## Dataset extract
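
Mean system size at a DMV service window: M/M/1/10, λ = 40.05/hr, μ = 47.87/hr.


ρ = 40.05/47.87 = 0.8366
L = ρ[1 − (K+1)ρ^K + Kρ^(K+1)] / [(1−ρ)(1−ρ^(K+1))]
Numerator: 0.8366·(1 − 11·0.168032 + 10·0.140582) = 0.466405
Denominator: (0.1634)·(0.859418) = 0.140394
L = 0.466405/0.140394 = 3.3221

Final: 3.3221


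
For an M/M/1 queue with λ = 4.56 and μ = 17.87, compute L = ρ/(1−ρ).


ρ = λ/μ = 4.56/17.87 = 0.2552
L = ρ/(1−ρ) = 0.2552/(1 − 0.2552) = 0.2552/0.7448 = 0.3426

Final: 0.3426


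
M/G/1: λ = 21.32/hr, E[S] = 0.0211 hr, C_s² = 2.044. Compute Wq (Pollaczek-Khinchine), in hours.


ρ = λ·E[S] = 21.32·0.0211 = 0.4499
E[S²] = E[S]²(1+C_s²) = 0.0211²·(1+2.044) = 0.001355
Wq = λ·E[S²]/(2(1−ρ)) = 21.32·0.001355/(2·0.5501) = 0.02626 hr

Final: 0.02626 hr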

* * *

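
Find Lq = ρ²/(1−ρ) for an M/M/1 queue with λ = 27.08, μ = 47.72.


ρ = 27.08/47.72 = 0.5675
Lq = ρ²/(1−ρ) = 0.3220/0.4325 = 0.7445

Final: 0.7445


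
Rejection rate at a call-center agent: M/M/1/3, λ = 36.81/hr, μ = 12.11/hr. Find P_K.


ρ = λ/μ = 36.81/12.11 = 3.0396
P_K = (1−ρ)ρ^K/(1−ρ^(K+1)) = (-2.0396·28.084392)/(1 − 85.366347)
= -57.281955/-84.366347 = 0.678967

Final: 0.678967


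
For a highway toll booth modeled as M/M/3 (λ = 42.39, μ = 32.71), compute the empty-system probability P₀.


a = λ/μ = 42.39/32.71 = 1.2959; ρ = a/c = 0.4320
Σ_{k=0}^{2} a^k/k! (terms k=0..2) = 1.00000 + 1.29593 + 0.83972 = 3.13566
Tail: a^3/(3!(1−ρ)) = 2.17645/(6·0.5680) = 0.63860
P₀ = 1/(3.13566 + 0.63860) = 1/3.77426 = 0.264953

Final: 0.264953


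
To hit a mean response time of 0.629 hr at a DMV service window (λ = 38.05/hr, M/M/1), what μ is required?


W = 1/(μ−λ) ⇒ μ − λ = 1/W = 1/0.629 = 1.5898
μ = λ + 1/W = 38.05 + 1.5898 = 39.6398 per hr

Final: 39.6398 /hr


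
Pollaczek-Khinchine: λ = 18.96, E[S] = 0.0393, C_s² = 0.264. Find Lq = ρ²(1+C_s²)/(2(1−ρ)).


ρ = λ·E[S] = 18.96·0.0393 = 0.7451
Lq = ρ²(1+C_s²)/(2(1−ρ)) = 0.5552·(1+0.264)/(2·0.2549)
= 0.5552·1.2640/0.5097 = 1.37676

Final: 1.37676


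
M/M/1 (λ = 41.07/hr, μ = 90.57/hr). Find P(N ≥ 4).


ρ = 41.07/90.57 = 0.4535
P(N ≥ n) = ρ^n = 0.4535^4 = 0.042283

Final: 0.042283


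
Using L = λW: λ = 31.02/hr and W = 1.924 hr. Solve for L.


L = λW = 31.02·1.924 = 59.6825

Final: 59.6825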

...

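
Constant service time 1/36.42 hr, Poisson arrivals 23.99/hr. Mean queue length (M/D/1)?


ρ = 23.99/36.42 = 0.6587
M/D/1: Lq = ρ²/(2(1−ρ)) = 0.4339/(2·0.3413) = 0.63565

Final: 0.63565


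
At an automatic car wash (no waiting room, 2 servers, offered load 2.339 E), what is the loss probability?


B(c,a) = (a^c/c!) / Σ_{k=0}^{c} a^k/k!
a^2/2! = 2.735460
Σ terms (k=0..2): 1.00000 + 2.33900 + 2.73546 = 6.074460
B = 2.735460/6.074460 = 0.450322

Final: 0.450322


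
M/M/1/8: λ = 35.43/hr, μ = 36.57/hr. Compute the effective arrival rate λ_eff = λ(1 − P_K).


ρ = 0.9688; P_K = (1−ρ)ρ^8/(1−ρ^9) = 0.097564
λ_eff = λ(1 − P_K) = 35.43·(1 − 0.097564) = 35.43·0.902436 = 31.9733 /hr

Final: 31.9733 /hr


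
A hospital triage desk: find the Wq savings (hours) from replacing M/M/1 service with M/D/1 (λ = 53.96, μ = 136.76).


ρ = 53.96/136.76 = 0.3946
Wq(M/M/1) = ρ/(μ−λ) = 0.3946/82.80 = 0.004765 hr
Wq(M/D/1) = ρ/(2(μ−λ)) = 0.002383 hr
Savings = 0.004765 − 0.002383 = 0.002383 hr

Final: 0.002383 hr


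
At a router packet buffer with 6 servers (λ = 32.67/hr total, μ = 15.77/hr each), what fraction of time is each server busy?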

## What needs to be done
The lines above from the one containing "M/M/1/8: λ = 35.43/hr, μ" through the one containing "At a router" are to be set down exactly, and no others.

## Task result
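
M/M/1/8: λ = 35.43/hr, μ = 36.57/hr. Compute the effective arrival rate λ_eff = λ(1 − P_K).


ρ = 0.9688; P_K = (1−ρ)ρ^8/(1−ρ^9) = 0.097564
λ_eff = λ(1 − P_K) = 35.43·(1 − 0.097564) = 35.43·0.902436 = 31.9733 /hr

Final: 31.9733 /hr


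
A hospital triage desk: find the Wq savings (hours) from replacing M/M/1 service with M/D/1 (λ = 53.96, μ = 136.76).


ρ = 53.96/136.76 = 0.3946
Wq(M/M/1) = ρ/(μ−λ) = 0.3946/82.80 = 0.004765 hr
Wq(M/D/1) = ρ/(2(μ−λ)) = 0.002383 hr
Savings = 0.004765 − 0.002383 = 0.002383 hr

Final: 0.002383 hr


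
At a router packet buffer with 6 servers (λ = 32.67/hr total, μ = 15.77/hr each), what fraction of time is each server busy?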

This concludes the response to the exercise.